Saved data entries
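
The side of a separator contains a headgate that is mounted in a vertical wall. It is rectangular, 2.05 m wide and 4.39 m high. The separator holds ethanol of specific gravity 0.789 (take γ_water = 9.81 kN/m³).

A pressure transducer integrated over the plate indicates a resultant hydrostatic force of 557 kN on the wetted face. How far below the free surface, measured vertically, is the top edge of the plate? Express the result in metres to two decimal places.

γ = 0.789 × 9.81 = 7.74009 kN/m³.
A = 2.05 × 4.39 = 8.9995 m².
From F = γ·h_c·A, the centroid depth is h_c = 557/(7.74009 × 8.9995) = 7.99633 m.
The centroid lies 4.39/2 = 2.195 m below the top edge, so the top edge sits at h_top = 7.99633 − 2.195 = 5.80133 m below the surface.

d_top ≈ 5.80 m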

> _INSTRUCTIONS FOR THE TASK_
Could you restate every record above word for word?

> _RESPONSE AREA_
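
The side of a separator contains a headgate that is mounted in a vertical wall. It is rectangular, 2.05 m wide and 4.39 m high. The separator holds ethanol of specific gravity 0.789 (take γ_water = 9.81 kN/m³).

A pressure transducer integrated over the plate indicates a resultant hydrostatic force of 557 kN on the wetted face. How far below the free surface, measured vertically, is the top edge of the plate? Express the result in metres to two decimal places.

γ = 0.789 × 9.81 = 7.74009 kN/m³.
A = 2.05 × 4.39 = 8.9995 m².
From F = γ·h_c·A, the centroid depth is h_c = 557/(7.74009 × 8.9995) = 7.99633 m.
The centroid lies 4.39/2 = 2.195 m below the top edge, so the top edge sits at h_top = 7.99633 − 2.195 = 5.80133 m below the surface.

d_top ≈ 5.80 m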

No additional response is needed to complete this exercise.